◆ GOAL OF THE EXERCISE:
Type out the entries below again, character for character.

[[ DATA FOR PROCESSING open ]]

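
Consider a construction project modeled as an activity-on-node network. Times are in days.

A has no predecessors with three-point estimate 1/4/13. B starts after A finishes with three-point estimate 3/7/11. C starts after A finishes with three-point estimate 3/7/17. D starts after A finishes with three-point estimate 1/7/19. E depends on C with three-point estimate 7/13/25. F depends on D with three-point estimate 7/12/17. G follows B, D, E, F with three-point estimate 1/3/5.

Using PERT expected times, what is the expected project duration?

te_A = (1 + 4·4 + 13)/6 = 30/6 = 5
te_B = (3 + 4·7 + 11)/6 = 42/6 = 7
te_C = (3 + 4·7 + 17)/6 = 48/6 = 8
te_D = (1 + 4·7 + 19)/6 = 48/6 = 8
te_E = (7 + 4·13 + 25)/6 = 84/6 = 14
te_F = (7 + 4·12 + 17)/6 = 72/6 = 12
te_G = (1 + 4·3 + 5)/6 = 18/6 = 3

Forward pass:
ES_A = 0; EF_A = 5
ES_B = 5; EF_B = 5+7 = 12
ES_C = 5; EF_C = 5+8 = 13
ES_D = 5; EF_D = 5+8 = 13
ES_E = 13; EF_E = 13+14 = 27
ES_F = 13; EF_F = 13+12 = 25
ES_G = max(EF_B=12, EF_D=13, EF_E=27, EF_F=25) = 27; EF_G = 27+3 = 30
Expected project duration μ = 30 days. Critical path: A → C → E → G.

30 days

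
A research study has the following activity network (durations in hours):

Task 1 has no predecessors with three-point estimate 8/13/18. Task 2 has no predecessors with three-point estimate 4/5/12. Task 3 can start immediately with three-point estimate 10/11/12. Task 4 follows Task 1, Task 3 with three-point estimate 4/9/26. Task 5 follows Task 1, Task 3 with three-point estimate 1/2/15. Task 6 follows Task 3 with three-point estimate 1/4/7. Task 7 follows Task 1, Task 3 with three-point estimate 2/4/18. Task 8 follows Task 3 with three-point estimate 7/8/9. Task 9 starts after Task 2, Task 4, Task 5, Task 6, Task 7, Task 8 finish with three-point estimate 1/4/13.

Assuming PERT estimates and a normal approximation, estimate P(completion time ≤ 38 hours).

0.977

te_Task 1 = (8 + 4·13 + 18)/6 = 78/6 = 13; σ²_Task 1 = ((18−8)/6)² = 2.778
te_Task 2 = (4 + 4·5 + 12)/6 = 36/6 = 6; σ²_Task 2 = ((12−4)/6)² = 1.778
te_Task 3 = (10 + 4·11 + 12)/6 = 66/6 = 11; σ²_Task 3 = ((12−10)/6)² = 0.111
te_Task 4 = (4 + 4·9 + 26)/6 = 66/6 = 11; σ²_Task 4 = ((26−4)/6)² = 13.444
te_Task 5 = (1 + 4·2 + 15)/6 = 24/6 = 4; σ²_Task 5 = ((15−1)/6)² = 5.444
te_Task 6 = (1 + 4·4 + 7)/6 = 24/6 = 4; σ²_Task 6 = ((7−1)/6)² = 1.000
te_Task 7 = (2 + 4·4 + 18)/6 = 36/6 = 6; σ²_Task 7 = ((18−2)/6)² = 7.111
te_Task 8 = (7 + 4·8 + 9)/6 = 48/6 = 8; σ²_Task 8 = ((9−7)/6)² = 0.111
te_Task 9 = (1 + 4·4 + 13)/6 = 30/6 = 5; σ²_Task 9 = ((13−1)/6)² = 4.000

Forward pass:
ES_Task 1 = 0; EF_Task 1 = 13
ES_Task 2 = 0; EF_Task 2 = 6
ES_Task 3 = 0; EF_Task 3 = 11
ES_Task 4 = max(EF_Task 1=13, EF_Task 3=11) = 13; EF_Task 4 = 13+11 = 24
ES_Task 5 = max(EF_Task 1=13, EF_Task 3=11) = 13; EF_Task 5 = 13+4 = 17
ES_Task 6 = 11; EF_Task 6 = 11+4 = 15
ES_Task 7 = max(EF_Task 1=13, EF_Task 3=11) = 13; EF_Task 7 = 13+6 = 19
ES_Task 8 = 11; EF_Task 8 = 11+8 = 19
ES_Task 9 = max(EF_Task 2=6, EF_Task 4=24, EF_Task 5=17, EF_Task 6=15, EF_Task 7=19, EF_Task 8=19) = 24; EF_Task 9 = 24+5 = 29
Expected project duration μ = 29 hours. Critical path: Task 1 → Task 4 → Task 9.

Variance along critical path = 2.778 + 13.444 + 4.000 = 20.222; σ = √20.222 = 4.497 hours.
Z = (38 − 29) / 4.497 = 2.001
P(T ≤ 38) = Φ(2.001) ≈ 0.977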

[[ DATA FOR PROCESSING closed ]]

◆ RESPONSE AREA:
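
Consider a construction project modeled as an activity-on-node network. Times are in days.

A has no predecessors with three-point estimate 1/4/13. B starts after A finishes with three-point estimate 3/7/11. C starts after A finishes with three-point estimate 3/7/17. D starts after A finishes with three-point estimate 1/7/19. E depends on C with three-point estimate 7/13/25. F depends on D with three-point estimate 7/12/17. G follows B, D, E, F with three-point estimate 1/3/5.

Using PERT expected times, what is the expected project duration?

te_A = (1 + 4·4 + 13)/6 = 30/6 = 5
te_B = (3 + 4·7 + 11)/6 = 42/6 = 7
te_C = (3 + 4·7 + 17)/6 = 48/6 = 8
te_D = (1 + 4·7 + 19)/6 = 48/6 = 8
te_E = (7 + 4·13 + 25)/6 = 84/6 = 14
te_F = (7 + 4·12 + 17)/6 = 72/6 = 12
te_G = (1 + 4·3 + 5)/6 = 18/6 = 3

Forward pass:
ES_A = 0; EF_A = 5
ES_B = 5; EF_B = 5+7 = 12
ES_C = 5; EF_C = 5+8 = 13
ES_D = 5; EF_D = 5+8 = 13
ES_E = 13; EF_E = 13+14 = 27
ES_F = 13; EF_F = 13+12 = 25
ES_G = max(EF_B=12, EF_D=13, EF_E=27, EF_F=25) = 27; EF_G = 27+3 = 30
Expected project duration μ = 30 days. Critical path: A → C → E → G.

30 days

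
A research study has the following activity network (durations in hours):

Task 1 has no predecessors with three-point estimate 8/13/18. Task 2 has no predecessors with three-point estimate 4/5/12. Task 3 can start immediately with three-point estimate 10/11/12. Task 4 follows Task 1, Task 3 with three-point estimate 4/9/26. Task 5 follows Task 1, Task 3 with three-point estimate 1/2/15. Task 6 follows Task 3 with three-point estimate 1/4/7. Task 7 follows Task 1, Task 3 with three-point estimate 2/4/18. Task 8 follows Task 3 with three-point estimate 7/8/9. Task 9 starts after Task 2, Task 4, Task 5, Task 6, Task 7, Task 8 finish with three-point estimate 1/4/13.

Assuming PERT estimates and a normal approximation, estimate P(completion time ≤ 38 hours).

0.977

te_Task 1 = (8 + 4·13 + 18)/6 = 78/6 = 13; σ²_Task 1 = ((18−8)/6)² = 2.778
te_Task 2 = (4 + 4·5 + 12)/6 = 36/6 = 6; σ²_Task 2 = ((12−4)/6)² = 1.778
te_Task 3 = (10 + 4·11 + 12)/6 = 66/6 = 11; σ²_Task 3 = ((12−10)/6)² = 0.111
te_Task 4 = (4 + 4·9 + 26)/6 = 66/6 = 11; σ²_Task 4 = ((26−4)/6)² = 13.444
te_Task 5 = (1 + 4·2 + 15)/6 = 24/6 = 4; σ²_Task 5 = ((15−1)/6)² = 5.444
te_Task 6 = (1 + 4·4 + 7)/6 = 24/6 = 4; σ²_Task 6 = ((7−1)/6)² = 1.000
te_Task 7 = (2 + 4·4 + 18)/6 = 36/6 = 6; σ²_Task 7 = ((18−2)/6)² = 7.111
te_Task 8 = (7 + 4·8 + 9)/6 = 48/6 = 8; σ²_Task 8 = ((9−7)/6)² = 0.111
te_Task 9 = (1 + 4·4 + 13)/6 = 30/6 = 5; σ²_Task 9 = ((13−1)/6)² = 4.000

Forward pass:
ES_Task 1 = 0; EF_Task 1 = 13
ES_Task 2 = 0; EF_Task 2 = 6
ES_Task 3 = 0; EF_Task 3 = 11
ES_Task 4 = max(EF_Task 1=13, EF_Task 3=11) = 13; EF_Task 4 = 13+11 = 24
ES_Task 5 = max(EF_Task 1=13, EF_Task 3=11) = 13; EF_Task 5 = 13+4 = 17
ES_Task 6 = 11; EF_Task 6 = 11+4 = 15
ES_Task 7 = max(EF_Task 1=13, EF_Task 3=11) = 13; EF_Task 7 = 13+6 = 19
ES_Task 8 = 11; EF_Task 8 = 11+8 = 19
ES_Task 9 = max(EF_Task 2=6, EF_Task 4=24, EF_Task 5=17, EF_Task 6=15, EF_Task 7=19, EF_Task 8=19) = 24; EF_Task 9 = 24+5 = 29
Expected project duration μ = 29 hours. Critical path: Task 1 → Task 4 → Task 9.

Variance along critical path = 2.778 + 13.444 + 4.000 = 20.222; σ = √20.222 = 4.497 hours.
Z = (38 − 29) / 4.497 = 2.001
P(T ≤ 38) = Φ(2.001) ≈ 0.977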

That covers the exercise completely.